What you will do: Within the data that follows, set down exactly the lines from the one containing "- h represents height" through the one containing "- f represents frequency", both ends included.

*** Records supplied Section Begins ***

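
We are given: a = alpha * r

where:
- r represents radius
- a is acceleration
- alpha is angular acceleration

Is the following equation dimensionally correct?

Yes

r (radius) has dimensions [L].
a (acceleration) has dimensions [L T^-2].
alpha (angular acceleration) has dimensions [T^-2].

Left side: [L T^-2]
Right side: [L T^-2]

Both sides have the same dimensions, so the equation is dimensionally consistent.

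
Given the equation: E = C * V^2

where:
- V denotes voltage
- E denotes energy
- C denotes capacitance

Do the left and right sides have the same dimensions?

Yes

V (voltage) has dimensions [I^-1 L^2 M T^-3].
E (energy) has dimensions [L^2 M T^-2].
C (capacitance) has dimensions [I^2 L^-2 M^-1 T^4].

Left side: [L^2 M T^-2]
Right side: [L^2 M T^-2]

Both sides have the same dimensions, so the equation is dimensionally consistent.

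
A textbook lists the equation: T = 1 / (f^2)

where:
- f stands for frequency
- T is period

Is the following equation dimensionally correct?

No

f (frequency) has dimensions [T^-1].
T (period) has dimensions [T].

Left side: [T]
Right side: [T^2]

The two sides have different dimensions, so the equation is NOT dimensionally consistent.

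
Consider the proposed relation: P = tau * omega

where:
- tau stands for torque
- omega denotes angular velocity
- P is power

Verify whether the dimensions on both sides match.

Yes

tau (torque) has dimensions [L^2 M T^-2].
omega (angular velocity) has dimensions [T^-1].
P (power) has dimensions [L^2 M T^-3].

Left side: [L^2 M T^-3]
Right side: [L^2 M T^-3]

Both sides have the same dimensions, so the equation is dimensionally consistent.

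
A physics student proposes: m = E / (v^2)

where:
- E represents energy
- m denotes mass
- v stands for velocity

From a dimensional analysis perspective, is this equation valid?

Yes

E (energy) has dimensions [L^2 M T^-2].
m (mass) has dimensions [M].
v (velocity) has dimensions [L T^-1].

Left side: [M]
Right side: [M]

Both sides have the same dimensions, so the equation is dimensionally consistent.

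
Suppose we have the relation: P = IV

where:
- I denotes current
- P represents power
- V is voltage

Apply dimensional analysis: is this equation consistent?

Yes

I (current) has dimensions [I].
P (power) has dimensions [L^2 M T^-3].
V (voltage) has dimensions [I^-1 L^2 M T^-3].

Left side: [L^2 M T^-3]
Right side: [L^2 M T^-3]

Both sides have the same dimensions, so the equation is dimensionally consistent.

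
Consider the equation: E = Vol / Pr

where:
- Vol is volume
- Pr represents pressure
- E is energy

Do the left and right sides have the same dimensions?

No

Vol (volume) has dimensions [L^3].
Pr (pressure) has dimensions [L^-1 M T^-2].
E (energy) has dimensions [L^2 M T^-2].

Left side: [L^2 M T^-2]
Right side: [L^4 M^-1 T^2]

The two sides have different dimensions, so the equation is NOT dimensionally consistent.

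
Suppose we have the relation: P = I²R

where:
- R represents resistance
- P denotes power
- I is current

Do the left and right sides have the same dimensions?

Yes

R (resistance) has dimensions [I^-2 L^2 M T^-3].
P (power) has dimensions [L^2 M T^-3].
I (current) has dimensions [I].

Left side: [L^2 M T^-3]
Right side: [L^2 M T^-3]

Both sides have the same dimensions, so the equation is dimensionally consistent.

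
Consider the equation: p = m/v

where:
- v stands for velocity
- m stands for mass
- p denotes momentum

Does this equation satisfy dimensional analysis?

No

v (velocity) has dimensions [L T^-1].
m (mass) has dimensions [M].
p (momentum) has dimensions [L M T^-1].

Left side: [L M T^-1]
Right side: [L^-1 M T]

The two sides have different dimensions, so the equation is NOT dimensionally consistent.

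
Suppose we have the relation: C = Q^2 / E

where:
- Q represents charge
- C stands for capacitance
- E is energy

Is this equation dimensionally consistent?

Yes

Q (charge) has dimensions [I T].
C (capacitance) has dimensions [I^2 L^-2 M^-1 T^4].
E (energy) has dimensions [L^2 M T^-2].

Left side: [I^2 L^-2 M^-1 T^4]
Right side: [I^2 L^-2 M^-1 T^4]

Both sides have the same dimensions, so the equation is dimensionally consistent.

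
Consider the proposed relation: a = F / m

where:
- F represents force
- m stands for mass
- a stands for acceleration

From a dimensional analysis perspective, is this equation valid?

Yes

F (force) has dimensions [L M T^-2].
m (mass) has dimensions [M].
a (acceleration) has dimensions [L T^-2].

Left side: [L T^-2]
Right side: [L T^-2]

Both sides have the same dimensions, so the equation is dimensionally consistent.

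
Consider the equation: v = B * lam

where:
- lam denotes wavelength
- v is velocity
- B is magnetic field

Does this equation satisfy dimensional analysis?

No

lam (wavelength) has dimensions [L].
v (velocity) has dimensions [L T^-1].
B (magnetic field) has dimensions [I^-1 M T^-2].

Left side: [L T^-1]
Right side: [I^-1 L M T^-2]

The two sides have different dimensions, so the equation is NOT dimensionally consistent.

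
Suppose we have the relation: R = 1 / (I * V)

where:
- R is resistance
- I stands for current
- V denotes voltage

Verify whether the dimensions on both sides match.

No

R (resistance) has dimensions [I^-2 L^2 M T^-3].
I (current) has dimensions [I].
V (voltage) has dimensions [I^-1 L^2 M T^-3].

Left side: [I^-2 L^2 M T^-3]
Right side: [L^-2 M^-1 T^3]

The two sides have different dimensions, so the equation is NOT dimensionally consistent.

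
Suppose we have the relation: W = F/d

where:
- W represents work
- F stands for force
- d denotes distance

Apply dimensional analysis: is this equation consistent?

No

W (work) has dimensions [L^2 M T^-2].
F (force) has dimensions [L M T^-2].
d (distance) has dimensions [L].

Left side: [L^2 M T^-2]
Right side: [M T^-2]

The two sides have different dimensions, so the equation is NOT dimensionally consistent.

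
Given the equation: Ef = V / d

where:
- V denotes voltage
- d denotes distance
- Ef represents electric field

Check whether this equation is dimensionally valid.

Yes

V (voltage) has dimensions [I^-1 L^2 M T^-3].
d (distance) has dimensions [L].
Ef (electric field) has dimensions [I^-1 L M T^-3].

Left side: [I^-1 L M T^-3]
Right side: [I^-1 L M T^-3]

Both sides have the same dimensions, so the equation is dimensionally consistent.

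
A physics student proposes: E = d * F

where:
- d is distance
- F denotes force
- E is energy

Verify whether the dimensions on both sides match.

Yes

d (distance) has dimensions [L].
F (force) has dimensions [L M T^-2].
E (energy) has dimensions [L^2 M T^-2].

Left side: [L^2 M T^-2]
Right side: [L^2 M T^-2]

Both sides have the same dimensions, so the equation is dimensionally consistent.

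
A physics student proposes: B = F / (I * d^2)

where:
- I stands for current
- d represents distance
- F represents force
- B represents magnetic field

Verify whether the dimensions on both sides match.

No

I (current) has dimensions [I].
d (distance) has dimensions [L].
F (force) has dimensions [L M T^-2].
B (magnetic field) has dimensions [I^-1 M T^-2].

Left side: [I^-1 M T^-2]
Right side: [I^-1 L^-1 M T^-2]

The two sides have different dimensions, so the equation is NOT dimensionally consistent.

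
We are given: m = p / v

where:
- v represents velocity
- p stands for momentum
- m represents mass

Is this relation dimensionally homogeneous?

Yes

v (velocity) has dimensions [L T^-1].
p (momentum) has dimensions [L M T^-1].
m (mass) has dimensions [M].

Left side: [M]
Right side: [M]

Both sides have the same dimensions, so the equation is dimensionally consistent.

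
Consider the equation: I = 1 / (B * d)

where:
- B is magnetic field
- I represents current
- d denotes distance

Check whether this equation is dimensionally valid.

No

B (magnetic field) has dimensions [I^-1 M T^-2].
I (current) has dimensions [I].
d (distance) has dimensions [L].

Left side: [I]
Right side: [I L^-1 M^-1 T^2]

The two sides have different dimensions, so the equation is NOT dimensionally consistent.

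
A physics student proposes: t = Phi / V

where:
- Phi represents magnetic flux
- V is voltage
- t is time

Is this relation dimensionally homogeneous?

Yes

Phi (magnetic flux) has dimensions [I^-1 L^2 M T^-2].
V (voltage) has dimensions [I^-1 L^2 M T^-3].
t (time) has dimensions [T].

Left side: [T]
Right side: [T]

Both sides have the same dimensions, so the equation is dimensionally consistent.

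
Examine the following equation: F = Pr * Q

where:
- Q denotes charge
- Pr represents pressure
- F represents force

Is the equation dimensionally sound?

No

Q (charge) has dimensions [I T].
Pr (pressure) has dimensions [L^-1 M T^-2].
F (force) has dimensions [L M T^-2].

Left side: [L M T^-2]
Right side: [I L^-1 M T^-1]

The two sides have different dimensions, so the equation is NOT dimensionally consistent.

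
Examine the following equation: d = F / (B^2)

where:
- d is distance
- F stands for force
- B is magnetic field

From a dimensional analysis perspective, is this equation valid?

No

d (distance) has dimensions [L].
F (force) has dimensions [L M T^-2].
B (magnetic field) has dimensions [I^-1 M T^-2].

Left side: [L]
Right side: [I^2 L M^-1 T^2]

The two sides have different dimensions, so the equation is NOT dimensionally consistent.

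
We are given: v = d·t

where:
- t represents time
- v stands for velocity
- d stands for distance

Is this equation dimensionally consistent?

No

t (time) has dimensions [T].
v (velocity) has dimensions [L T^-1].
d (distance) has dimensions [L].

Left side: [L T^-1]
Right side: [L T]

The two sides have different dimensions, so the equation is NOT dimensionally consistent.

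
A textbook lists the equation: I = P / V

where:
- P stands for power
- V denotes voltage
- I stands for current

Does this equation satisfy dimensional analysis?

Yes

P (power) has dimensions [L^2 M T^-3].
V (voltage) has dimensions [I^-1 L^2 M T^-3].
I (current) has dimensions [I].

Left side: [I]
Right side: [I]

Both sides have the same dimensions, so the equation is dimensionally consistent.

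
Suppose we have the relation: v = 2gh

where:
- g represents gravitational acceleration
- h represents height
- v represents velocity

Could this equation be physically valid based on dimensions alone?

No

g (gravitational acceleration) has dimensions [L T^-2].
h (height) has dimensions [L].
v (velocity) has dimensions [L T^-1].

Left side: [L T^-1]
Right side: [L^2 T^-2]

The two sides have different dimensions, so the equation is NOT dimensionally consistent.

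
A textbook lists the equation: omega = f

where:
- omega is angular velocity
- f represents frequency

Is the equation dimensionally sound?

Yes

omega (angular velocity) has dimensions [T^-1].
f (frequency) has dimensions [T^-1].

Left side: [T^-1]
Right side: [T^-1]

Both sides have the same dimensions, so the equation is dimensionally consistent.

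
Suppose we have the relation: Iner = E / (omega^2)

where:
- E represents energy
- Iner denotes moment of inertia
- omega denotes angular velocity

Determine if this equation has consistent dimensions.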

*** Records supplied Section Ends ***

Written reply:
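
- h represents height
- v represents velocity

Could this equation be physically valid based on dimensions alone?

No

g (gravitational acceleration) has dimensions [L T^-2].
h (height) has dimensions [L].
v (velocity) has dimensions [L T^-1].

Left side: [L T^-1]
Right side: [L^2 T^-2]

The two sides have different dimensions, so the equation is NOT dimensionally consistent.

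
A textbook lists the equation: omega = f

where:
- omega is angular velocity
- f represents frequency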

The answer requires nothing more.